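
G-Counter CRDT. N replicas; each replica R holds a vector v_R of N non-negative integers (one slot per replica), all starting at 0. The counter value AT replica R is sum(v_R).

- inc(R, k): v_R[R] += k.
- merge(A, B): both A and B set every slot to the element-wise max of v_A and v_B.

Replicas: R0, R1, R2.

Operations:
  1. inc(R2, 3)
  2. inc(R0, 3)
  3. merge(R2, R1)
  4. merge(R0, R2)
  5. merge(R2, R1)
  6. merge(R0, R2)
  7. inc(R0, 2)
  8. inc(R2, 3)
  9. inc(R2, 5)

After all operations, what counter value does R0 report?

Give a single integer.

Answer: 8

Derivation:
Op 1: inc R2 by 3 -> R2=(0,0,3) value=3
Op 2: inc R0 by 3 -> R0=(3,0,0) value=3
Op 3: merge R2<->R1 -> R2=(0,0,3) R1=(0,0,3)
Op 4: merge R0<->R2 -> R0=(3,0,3) R2=(3,0,3)
Op 5: merge R2<->R1 -> R2=(3,0,3) R1=(3,0,3)
Op 6: merge R0<->R2 -> R0=(3,0,3) R2=(3,0,3)
Op 7: inc R0 by 2 -> R0=(5,0,3) value=8
Op 8: inc R2 by 3 -> R2=(3,0,6) value=9
Op 9: inc R2 by 5 -> R2=(3,0,11) value=14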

=-=-=-=-=

What to work on –
Would you print exactly the lines from the first line of the entries above through the line that has "After all operations, what", both included, and stop there?

Task solution –
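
G-Counter CRDT. N replicas; each replica R holds a vector v_R of N non-negative integers (one slot per replica), all starting at 0. The counter value AT replica R is sum(v_R).

- inc(R, k): v_R[R] += k.
- merge(A, B): both A and B set every slot to the element-wise max of v_A and v_B.

Replicas: R0, R1, R2.

Operations:
  1. inc(R2, 3)
  2. inc(R0, 3)
  3. merge(R2, R1)
  4. merge(R0, R2)
  5. merge(R2, R1)
  6. merge(R0, R2)
  7. inc(R0, 2)
  8. inc(R2, 3)
  9. inc(R2, 5)

After all operations, what counter value does R0 report?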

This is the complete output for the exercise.